WHAT IS REQUIRED: For the records that follow, please set down exactly the lines between the one holding "What is $v \left(57" and the one holding "Answer: -32928", inclusive, and only those.

Dataset entries:

::::

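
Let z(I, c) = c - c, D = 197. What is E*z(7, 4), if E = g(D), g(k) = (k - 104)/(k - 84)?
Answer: 0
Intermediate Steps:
g(k) = (-104 + k)/(-84 + k)
E = 93/113 (E = (-104 + 197)/(-84 + 197) = 93/113 ≈ 0.82301)
z(I, c) = 0
E*z(7, 4) = (93/113)*0 = 0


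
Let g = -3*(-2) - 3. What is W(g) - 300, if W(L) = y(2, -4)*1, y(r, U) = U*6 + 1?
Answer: -323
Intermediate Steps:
y(r, U) = 1 + 6*U (y(r, U) = 6*U + 1 = 1 + 6*U)
g = 3 (g = 6 - 3 = 3)
W(L) = -23 (W(L) = (1 + 6*(-4))*1 = (1 - 24)*1 = -23*1 = -23)
W(g) - 300 = -23 - 300 = -323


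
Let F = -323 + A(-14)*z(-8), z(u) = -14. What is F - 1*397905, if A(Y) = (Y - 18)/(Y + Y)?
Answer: -398244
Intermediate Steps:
A(Y) = (-18 + Y)/(2*Y) (A(Y) = (-18 + Y)/((2*Y)) = (-18 + Y)*(1/(2*Y)) = (-18 + Y)/(2*Y))
F = -339 (F = -323 + ((½)*(-18 - 14)/(-14))*(-14) = -323 + ((½)*(-1/14)*(-32))*(-14) = -323 + (8/7)*(-14) = -323 - 16 = -339)
F - 1*397905 = -339 - 1*397905 = -339 - 397905 = -398244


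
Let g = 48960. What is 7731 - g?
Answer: -41229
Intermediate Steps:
7731 - g = 7731 - 1*48960 = 7731 - 48960 = -41229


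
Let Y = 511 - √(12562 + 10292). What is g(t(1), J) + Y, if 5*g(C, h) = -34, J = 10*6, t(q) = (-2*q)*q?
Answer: 2521/5 - √22854 ≈ 353.02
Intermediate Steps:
t(q) = -2*q²
J = 60
g(C, h) = -34/5 (g(C, h) = (⅕)*(-34) = -34/5)
Y = 511 - √22854 ≈ 359.82
g(t(1), J) + Y = -34/5 + (511 - √22854) = 2521/5 - √22854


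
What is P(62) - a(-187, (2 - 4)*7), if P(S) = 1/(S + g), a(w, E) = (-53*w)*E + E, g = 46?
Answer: 14986945/108 ≈ 1.3877e+5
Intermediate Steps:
a(w, E) = E - 53*E*w (a(w, E) = -53*E*w + E = E - 53*E*w)
P(S) = 1/(46 + S) (P(S) = 1/(S + 46) = 1/(46 + S))
P(62) - a(-187, (2 - 4)*7) = 1/(46 + 62) - (2 - 4)*7*(1 - 53*(-187)) = 1/108 - (-2*7)*(1 + 9911) = 1/108 - (-14)*9912 = 1/108 - 1*(-138768) = 1/108 + 138768 = 14986945/108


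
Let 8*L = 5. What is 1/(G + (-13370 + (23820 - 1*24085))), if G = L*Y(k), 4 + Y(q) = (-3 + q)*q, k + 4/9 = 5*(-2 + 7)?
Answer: -324/4311365 ≈ -7.5150e-5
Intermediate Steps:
L = 5/8 (L = (1/8)*5 = 5/8 ≈ 0.62500)
k = 221/9 (k = -4/9 + 5*(-2 + 7) = -4/9 + 5*5 = -4/9 + 25 = 221/9 ≈ 24.556)
Y(q) = -4 + q*(-3 + q) (Y(q) = -4 + (-3 + q)*q = -4 + q*(-3 + q))
G = 106375/324 (G = 5*(-4 + (221/9)**2 - 3*221/9)/8 = 5*(-4 + 48841/81 - 221/3)/8 = (5/8)*(42550/81) = 106375/324 ≈ 328.32)
1/(G + (-13370 + (23820 - 1*24085))) = 1/(106375/324 + (-13370 + (23820 - 1*24085))) = 1/(106375/324 + (-13370 + (23820 - 24085))) = 1/(106375/324 + (-13370 - 265)) = 1/(106375/324 - 13635) = 1/(-4311365/324) = -324/4311365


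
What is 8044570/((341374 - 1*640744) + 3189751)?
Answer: 8044570/2890381 ≈ 2.7832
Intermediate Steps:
8044570/((341374 - 1*640744) + 3189751) = 8044570/((341374 - 640744) + 3189751) = 8044570/(-299370 + 3189751) = 8044570/2890381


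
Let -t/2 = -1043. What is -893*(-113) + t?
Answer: 102995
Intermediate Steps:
t = 2086 (t = -2*(-1043) = 2086)
-893*(-113) + t = -893*(-113) + 2086 = 100909 + 2086 = 102995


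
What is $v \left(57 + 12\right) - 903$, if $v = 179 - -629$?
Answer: $54849$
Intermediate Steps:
$v = 808$ ($v = 179 + 629 = 808$)
$v \left(57 + 12\right) - 903 = 808 \left(57 + 12\right) - 903 = 808 \cdot 69 - 903 = 55752 - 903 = 54849$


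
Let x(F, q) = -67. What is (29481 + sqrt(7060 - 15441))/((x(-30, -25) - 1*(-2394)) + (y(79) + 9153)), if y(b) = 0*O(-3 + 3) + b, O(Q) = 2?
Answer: 9827/3853 + 17*I*sqrt(29)/11559 ≈ 2.5505 + 0.00792*I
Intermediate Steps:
y(b) = b (y(b) = 0*2 + b = 0 + b = b)
(29481 + sqrt(7060 - 15441))/((x(-30, -25) - 1*(-2394)) + (y(79) + 9153)) = (29481 + sqrt(7060 - 15441))/((-67 - 1*(-2394)) + (79 + 9153)) = (29481 + sqrt(-8381))/((-67 + 2394) + 9232) = (29481 + 17*I*sqrt(29))/(2327 + 9232) = (29481 + 17*I*sqrt(29))/11559 = (29481 + 17*I*sqrt(29))*(1/11559) = 9827/3853 + 17*I*sqrt(29)/11559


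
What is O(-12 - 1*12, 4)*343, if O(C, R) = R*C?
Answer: -32928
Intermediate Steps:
O(C, R) = C*R
O(-12 - 1*12, 4)*343 = ((-12 - 1*12)*4)*343 = ((-12 - 12)*4)*343 = -24*4*343 = -96*343 = -32928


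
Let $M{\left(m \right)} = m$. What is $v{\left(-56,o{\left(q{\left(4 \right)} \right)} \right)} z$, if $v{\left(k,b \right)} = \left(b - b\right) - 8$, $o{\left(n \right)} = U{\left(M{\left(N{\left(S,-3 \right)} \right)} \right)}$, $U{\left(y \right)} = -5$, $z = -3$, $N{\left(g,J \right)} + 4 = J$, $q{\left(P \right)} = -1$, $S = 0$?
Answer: $24$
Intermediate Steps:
$N{\left(g,J \right)} = -4 + J$
$o{\left(n \right)} = -5$
$v{\left(k,b \right)} = -8$ ($v{\left(k,b \right)} = 0 - 8 = -8$)
$v{\left(-56,o{\left(q{\left(4 \right)} \right)} \right)} z = \left(-8\right) \left(-3\right) = 24$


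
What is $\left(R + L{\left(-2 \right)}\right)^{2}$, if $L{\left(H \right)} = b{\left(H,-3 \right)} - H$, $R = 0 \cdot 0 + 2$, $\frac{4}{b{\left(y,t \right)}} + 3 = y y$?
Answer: $64$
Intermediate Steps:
$b{\left(y,t \right)} = \frac{4}{-3 + y^{2}}$ ($b{\left(y,t \right)} = \frac{4}{-3 + y y} = \frac{4}{-3 + y^{2}}$)
$R = 2$ ($R = 0 + 2 = 2$)
$L{\left(H \right)} = - H + \frac{4}{-3 + H^{2}}$ ($L{\left(H \right)} = \frac{4}{-3 + H^{2}} - H = - H + \frac{4}{-3 + H^{2}}$)
$\left(R + L{\left(-2 \right)}\right)^{2} = \left(2 - \left(-2 - \frac{4}{-3 + \left(-2\right)^{2}}\right)\right)^{2} = \left(2 + \left(2 + \frac{4}{-3 + 4}\right)\right)^{2} = \left(2 + \left(2 + \frac{4}{1}\right)\right)^{2} = \left(2 + \left(2 + 4 \cdot 1\right)\right)^{2} = \left(2 + \left(2 + 4\right)\right)^{2} = \left(2 + 6\right)^{2} = 8^{2} = 64$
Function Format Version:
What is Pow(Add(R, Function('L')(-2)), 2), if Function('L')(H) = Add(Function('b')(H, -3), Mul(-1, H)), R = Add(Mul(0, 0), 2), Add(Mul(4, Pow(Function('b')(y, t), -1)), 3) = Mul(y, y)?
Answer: 64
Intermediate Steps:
Function('b')(y, t) = Mul(4, Pow(Add(-3, Pow(y, 2)), -1)) (Function('b')(y, t) = Mul(4, Pow(Add(-3, Mul(y, y)), -1)) = Mul(4, Pow(Add(-3, Pow(y, 2)), -1)))
R = 2 (R = Add(0, 2) = 2)
Function('L')(H) = Add(Mul(-1, H), Mul(4, Pow(Add(-3, Pow(H, 2)), -1))) (Function('L')(H) = Add(Mul(4, Pow(Add(-3, Pow(H, 2)), -1)), Mul(-1, H)) = Add(Mul(-1, H), Mul(4, Pow(Add(-3, Pow(H, 2)), -1))))
Pow(Add(R, Function('L')(-2)), 2) = Pow(Add(2, Add(Mul(-1, -2), Mul(4, Pow(Add(-3, Pow(-2, 2)), -1)))), 2) = Pow(Add(2, Add(2, Mul(4, Pow(Add(-3, 4), -1)))), 2) = Pow(Add(2, Add(2, Mul(4, Pow(1, -1)))), 2) = Pow(Add(2, Add(2, Mul(4, 1))), 2) = Pow(Add(2, Add(2, 4)), 2) = Pow(Add(2, 6), 2) = Pow(8, 2) = 64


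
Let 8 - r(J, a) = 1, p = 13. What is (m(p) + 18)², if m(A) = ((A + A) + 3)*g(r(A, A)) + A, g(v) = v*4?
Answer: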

::::

ANSWER TO THIS TASK:
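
What is $v \left(57 + 12\right) - 903$, if $v = 179 - -629$?
Answer: $54849$
Intermediate Steps:
$v = 808$ ($v = 179 + 629 = 808$)
$v \left(57 + 12\right) - 903 = 808 \left(57 + 12\right) - 903 = 808 \cdot 69 - 903 = 55752 - 903 = 54849$


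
Let x(F, q) = -67. What is (29481 + sqrt(7060 - 15441))/((x(-30, -25) - 1*(-2394)) + (y(79) + 9153)), if y(b) = 0*O(-3 + 3) + b, O(Q) = 2?
Answer: 9827/3853 + 17*I*sqrt(29)/11559 ≈ 2.5505 + 0.00792*I
Intermediate Steps:
y(b) = b (y(b) = 0*2 + b = 0 + b = b)
(29481 + sqrt(7060 - 15441))/((x(-30, -25) - 1*(-2394)) + (y(79) + 9153)) = (29481 + sqrt(7060 - 15441))/((-67 - 1*(-2394)) + (79 + 9153)) = (29481 + sqrt(-8381))/((-67 + 2394) + 9232) = (29481 + 17*I*sqrt(29))/(2327 + 9232) = (29481 + 17*I*sqrt(29))/11559 = (29481 + 17*I*sqrt(29))*(1/11559) = 9827/3853 + 17*I*sqrt(29)/11559


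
What is O(-12 - 1*12, 4)*343, if O(C, R) = R*C?
Answer: -32928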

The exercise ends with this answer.